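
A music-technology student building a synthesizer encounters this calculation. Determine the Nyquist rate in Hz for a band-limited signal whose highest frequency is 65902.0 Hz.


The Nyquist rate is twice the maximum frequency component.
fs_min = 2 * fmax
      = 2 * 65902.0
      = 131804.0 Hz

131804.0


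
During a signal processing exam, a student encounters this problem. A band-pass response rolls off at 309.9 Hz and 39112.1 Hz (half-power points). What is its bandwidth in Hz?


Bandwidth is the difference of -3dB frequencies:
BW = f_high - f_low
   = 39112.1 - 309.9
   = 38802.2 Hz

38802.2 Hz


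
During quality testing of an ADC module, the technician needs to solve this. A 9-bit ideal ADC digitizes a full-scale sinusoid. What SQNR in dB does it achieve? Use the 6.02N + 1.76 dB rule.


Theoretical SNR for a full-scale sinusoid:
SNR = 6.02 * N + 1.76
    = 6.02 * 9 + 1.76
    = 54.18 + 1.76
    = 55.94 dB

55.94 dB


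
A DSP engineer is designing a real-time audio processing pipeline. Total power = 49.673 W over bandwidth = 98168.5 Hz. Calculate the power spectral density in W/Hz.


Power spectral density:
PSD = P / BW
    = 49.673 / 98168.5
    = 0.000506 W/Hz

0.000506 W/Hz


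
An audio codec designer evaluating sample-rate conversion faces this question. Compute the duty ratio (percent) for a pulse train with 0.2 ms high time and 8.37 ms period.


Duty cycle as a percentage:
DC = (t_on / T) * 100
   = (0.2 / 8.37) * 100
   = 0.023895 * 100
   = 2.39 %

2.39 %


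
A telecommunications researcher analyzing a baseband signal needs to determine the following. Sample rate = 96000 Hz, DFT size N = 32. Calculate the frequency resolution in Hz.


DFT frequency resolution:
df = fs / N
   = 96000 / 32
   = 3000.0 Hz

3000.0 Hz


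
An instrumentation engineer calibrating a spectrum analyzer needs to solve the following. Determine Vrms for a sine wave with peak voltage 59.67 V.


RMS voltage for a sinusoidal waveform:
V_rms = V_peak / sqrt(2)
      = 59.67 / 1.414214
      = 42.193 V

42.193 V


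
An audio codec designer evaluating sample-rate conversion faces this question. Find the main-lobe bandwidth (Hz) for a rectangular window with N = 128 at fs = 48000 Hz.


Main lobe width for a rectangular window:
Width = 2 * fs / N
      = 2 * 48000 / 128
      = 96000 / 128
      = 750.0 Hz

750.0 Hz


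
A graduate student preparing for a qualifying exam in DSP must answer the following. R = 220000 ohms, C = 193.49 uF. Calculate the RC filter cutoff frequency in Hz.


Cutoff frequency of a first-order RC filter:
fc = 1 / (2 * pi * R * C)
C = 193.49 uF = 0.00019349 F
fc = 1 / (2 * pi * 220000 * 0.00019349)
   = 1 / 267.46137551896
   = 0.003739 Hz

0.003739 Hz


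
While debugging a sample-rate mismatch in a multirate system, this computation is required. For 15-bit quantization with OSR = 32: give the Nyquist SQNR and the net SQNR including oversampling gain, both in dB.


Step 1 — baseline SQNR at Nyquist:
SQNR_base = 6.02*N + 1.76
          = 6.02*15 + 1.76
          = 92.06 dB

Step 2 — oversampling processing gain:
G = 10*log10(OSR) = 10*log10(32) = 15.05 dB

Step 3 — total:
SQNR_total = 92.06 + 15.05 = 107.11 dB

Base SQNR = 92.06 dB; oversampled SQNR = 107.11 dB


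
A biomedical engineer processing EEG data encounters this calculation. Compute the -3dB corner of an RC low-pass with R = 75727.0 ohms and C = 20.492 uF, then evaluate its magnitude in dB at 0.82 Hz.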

....................

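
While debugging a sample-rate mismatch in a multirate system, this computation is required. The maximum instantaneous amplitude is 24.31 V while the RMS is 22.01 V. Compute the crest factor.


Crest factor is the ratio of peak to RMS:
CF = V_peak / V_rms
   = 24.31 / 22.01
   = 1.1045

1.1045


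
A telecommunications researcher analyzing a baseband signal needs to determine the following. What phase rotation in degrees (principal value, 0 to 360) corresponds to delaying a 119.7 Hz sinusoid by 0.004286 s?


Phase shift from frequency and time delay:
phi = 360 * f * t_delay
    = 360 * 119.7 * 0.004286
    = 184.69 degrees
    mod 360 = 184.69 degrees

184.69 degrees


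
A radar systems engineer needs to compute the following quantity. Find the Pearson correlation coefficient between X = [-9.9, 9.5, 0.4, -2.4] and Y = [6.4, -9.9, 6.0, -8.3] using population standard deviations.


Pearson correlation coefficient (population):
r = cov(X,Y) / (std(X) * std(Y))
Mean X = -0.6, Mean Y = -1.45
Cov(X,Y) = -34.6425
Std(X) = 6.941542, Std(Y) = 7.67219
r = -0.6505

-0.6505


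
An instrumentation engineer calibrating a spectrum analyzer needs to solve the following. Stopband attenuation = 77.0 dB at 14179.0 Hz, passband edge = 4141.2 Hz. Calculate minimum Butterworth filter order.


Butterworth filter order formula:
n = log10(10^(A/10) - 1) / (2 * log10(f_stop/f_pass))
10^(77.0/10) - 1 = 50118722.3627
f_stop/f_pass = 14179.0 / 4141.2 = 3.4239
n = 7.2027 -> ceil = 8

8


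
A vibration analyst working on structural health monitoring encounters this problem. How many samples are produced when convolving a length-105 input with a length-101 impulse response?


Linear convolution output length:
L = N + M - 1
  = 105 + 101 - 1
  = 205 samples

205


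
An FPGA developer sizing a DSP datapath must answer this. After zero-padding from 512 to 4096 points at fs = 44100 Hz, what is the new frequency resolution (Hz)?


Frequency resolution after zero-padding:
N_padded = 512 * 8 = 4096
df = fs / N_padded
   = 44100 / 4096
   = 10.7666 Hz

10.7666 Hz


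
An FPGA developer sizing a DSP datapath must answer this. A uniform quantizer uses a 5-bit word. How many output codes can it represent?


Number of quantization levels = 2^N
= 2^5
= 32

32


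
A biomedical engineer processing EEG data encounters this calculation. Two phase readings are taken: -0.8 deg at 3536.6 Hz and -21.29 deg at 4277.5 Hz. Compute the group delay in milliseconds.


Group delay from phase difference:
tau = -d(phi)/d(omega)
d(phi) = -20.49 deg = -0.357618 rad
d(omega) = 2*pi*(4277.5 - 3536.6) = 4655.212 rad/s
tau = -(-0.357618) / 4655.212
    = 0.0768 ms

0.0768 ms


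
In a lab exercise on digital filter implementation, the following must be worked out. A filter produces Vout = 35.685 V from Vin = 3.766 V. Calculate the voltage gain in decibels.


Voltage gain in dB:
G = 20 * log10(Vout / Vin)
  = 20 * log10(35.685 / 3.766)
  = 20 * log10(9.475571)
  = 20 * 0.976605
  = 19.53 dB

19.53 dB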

....................

_Work order_. Would you retype exactly the lines above, from the line with "A graduate student" to the line with "at 0.82 Hz.", with both end lines kept and nothing more?

_Answer to this problem_.
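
A graduate student preparing for a qualifying exam in DSP must answer the following. R = 220000 ohms, C = 193.49 uF. Calculate the RC filter cutoff frequency in Hz.


Cutoff frequency of a first-order RC filter:
fc = 1 / (2 * pi * R * C)
C = 193.49 uF = 0.00019349 F
fc = 1 / (2 * pi * 220000 * 0.00019349)
   = 1 / 267.46137551896
   = 0.003739 Hz

0.003739 Hz


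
While debugging a sample-rate mismatch in a multirate system, this computation is required. For 15-bit quantization with OSR = 32: give the Nyquist SQNR and the net SQNR including oversampling gain, both in dB.


Step 1 — baseline SQNR at Nyquist:
SQNR_base = 6.02*N + 1.76
          = 6.02*15 + 1.76
          = 92.06 dB

Step 2 — oversampling processing gain:
G = 10*log10(OSR) = 10*log10(32) = 15.05 dB

Step 3 — total:
SQNR_total = 92.06 + 15.05 = 107.11 dB

Base SQNR = 92.06 dB; oversampled SQNR = 107.11 dB


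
A biomedical engineer processing EEG data encounters this calculation. Compute the -3dB corner of an RC low-pass with R = 75727.0 ohms and C = 20.492 uF, then evaluate its magnitude in dB at 0.82 Hz.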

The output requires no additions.